**Your goal**
In the records below, find the line with "A receiver on" and the line with "A memory controller". Print both exactly, along with every line between them, and no other line.

+===+

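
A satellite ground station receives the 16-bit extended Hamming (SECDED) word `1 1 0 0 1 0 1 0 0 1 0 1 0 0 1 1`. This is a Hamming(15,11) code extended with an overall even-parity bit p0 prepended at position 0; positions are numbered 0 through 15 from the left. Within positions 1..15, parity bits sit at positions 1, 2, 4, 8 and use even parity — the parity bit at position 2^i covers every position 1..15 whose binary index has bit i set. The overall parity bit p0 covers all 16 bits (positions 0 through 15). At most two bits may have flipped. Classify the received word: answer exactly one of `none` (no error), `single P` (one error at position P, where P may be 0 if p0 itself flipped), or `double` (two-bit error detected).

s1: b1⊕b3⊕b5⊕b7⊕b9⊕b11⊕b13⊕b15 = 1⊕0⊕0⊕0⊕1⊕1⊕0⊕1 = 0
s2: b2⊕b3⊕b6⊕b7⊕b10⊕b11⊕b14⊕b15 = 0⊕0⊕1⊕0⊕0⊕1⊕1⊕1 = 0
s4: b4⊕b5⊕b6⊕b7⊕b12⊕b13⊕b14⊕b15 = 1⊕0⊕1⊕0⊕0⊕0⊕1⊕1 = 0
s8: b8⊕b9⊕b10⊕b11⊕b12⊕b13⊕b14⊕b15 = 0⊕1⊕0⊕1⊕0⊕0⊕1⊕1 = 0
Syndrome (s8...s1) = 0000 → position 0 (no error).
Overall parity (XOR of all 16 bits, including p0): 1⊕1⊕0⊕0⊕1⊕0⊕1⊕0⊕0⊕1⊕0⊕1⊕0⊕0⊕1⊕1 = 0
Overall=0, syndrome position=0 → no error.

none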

+===+

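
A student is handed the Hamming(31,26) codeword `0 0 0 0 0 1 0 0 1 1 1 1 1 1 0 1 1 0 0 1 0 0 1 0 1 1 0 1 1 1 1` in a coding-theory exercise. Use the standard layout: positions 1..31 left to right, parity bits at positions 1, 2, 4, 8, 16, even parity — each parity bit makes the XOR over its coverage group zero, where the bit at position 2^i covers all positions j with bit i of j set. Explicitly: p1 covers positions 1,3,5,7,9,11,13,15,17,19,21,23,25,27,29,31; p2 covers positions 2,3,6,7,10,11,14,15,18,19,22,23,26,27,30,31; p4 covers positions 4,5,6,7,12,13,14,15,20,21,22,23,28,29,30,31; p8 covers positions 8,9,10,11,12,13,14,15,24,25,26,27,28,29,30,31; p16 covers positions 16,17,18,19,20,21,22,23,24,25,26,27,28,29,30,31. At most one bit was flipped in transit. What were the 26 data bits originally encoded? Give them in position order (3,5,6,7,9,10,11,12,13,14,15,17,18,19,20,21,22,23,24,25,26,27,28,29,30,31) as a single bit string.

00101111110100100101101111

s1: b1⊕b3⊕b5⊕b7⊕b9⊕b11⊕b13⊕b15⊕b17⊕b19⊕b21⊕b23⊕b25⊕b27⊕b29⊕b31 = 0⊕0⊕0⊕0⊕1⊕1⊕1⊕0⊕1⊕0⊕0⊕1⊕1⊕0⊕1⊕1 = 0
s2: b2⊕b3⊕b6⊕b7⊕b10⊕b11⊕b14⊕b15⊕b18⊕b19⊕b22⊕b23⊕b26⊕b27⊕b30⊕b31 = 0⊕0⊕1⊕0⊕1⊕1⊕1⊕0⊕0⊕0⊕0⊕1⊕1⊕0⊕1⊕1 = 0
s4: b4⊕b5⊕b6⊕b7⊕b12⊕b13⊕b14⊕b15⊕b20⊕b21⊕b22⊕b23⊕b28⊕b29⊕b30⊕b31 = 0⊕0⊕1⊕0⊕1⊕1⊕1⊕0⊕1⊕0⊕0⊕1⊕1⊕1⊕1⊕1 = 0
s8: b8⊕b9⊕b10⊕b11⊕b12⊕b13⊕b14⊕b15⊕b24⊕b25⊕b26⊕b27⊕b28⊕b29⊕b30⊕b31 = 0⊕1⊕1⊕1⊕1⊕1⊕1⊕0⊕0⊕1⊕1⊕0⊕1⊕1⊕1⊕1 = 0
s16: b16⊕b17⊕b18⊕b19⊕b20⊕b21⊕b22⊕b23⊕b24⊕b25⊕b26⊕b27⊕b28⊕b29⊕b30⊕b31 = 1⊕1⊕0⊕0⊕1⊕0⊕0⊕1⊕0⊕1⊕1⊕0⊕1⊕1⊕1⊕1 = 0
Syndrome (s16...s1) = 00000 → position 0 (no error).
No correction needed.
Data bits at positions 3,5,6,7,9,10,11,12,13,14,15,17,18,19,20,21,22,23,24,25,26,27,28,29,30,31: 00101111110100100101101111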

+===+

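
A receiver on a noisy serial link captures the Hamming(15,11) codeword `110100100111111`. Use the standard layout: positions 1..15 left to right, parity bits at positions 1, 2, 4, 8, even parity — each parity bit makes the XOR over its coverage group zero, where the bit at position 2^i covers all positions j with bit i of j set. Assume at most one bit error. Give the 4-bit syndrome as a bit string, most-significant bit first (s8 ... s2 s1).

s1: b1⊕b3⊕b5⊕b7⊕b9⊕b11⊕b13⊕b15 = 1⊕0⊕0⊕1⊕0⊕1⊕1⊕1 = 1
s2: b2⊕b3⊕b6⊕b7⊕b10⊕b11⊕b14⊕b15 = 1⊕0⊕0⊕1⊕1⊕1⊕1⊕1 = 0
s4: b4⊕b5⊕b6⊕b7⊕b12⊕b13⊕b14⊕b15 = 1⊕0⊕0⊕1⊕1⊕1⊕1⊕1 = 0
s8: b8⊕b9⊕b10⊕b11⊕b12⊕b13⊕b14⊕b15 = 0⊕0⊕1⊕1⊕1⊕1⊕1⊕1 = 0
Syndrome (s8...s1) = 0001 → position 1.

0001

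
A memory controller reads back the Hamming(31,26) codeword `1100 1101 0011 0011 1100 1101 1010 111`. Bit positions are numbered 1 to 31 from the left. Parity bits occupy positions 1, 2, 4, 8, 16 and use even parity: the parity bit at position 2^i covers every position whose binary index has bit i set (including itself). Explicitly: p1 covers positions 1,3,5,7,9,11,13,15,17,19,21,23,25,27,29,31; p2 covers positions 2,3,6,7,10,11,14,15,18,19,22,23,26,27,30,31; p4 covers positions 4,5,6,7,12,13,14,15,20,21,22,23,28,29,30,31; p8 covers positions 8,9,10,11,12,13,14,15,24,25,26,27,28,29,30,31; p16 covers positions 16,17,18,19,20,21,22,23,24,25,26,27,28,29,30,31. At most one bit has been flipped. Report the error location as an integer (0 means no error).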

+===+

**Response box**
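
A receiver on a noisy serial link captures the Hamming(15,11) codeword `110100100111111`. Use the standard layout: positions 1..15 left to right, parity bits at positions 1, 2, 4, 8, even parity — each parity bit makes the XOR over its coverage group zero, where the bit at position 2^i covers all positions j with bit i of j set. Assume at most one bit error. Give the 4-bit syndrome as a bit string, most-significant bit first (s8 ... s2 s1).

s1: b1⊕b3⊕b5⊕b7⊕b9⊕b11⊕b13⊕b15 = 1⊕0⊕0⊕1⊕0⊕1⊕1⊕1 = 1
s2: b2⊕b3⊕b6⊕b7⊕b10⊕b11⊕b14⊕b15 = 1⊕0⊕0⊕1⊕1⊕1⊕1⊕1 = 0
s4: b4⊕b5⊕b6⊕b7⊕b12⊕b13⊕b14⊕b15 = 1⊕0⊕0⊕1⊕1⊕1⊕1⊕1 = 0
s8: b8⊕b9⊕b10⊕b11⊕b12⊕b13⊕b14⊕b15 = 0⊕0⊕1⊕1⊕1⊕1⊕1⊕1 = 0
Syndrome (s8...s1) = 0001 → position 1.

0001

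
A memory controller reads back the Hamming(31,26) codeword `1100 1101 0011 0011 1100 1101 1010 111`. Bit positions are numbered 1 to 31 from the left. Parity bits occupy positions 1, 2, 4, 8, 16 and use even parity: the parity bit at position 2^i covers every position whose binary index has bit i set (including itself). Explicitly: p1 covers positions 1,3,5,7,9,11,13,15,17,19,21,23,25,27,29,31; p2 covers positions 2,3,6,7,10,11,14,15,18,19,22,23,26,27,30,31; p4 covers positions 4,5,6,7,12,13,14,15,20,21,22,23,28,29,30,31; p8 covers positions 8,9,10,11,12,13,14,15,24,25,26,27,28,29,30,31; p16 covers positions 16,17,18,19,20,21,22,23,24,25,26,27,28,29,30,31. At most one bit has been flipped. Report the error location as an integer (0 means no error).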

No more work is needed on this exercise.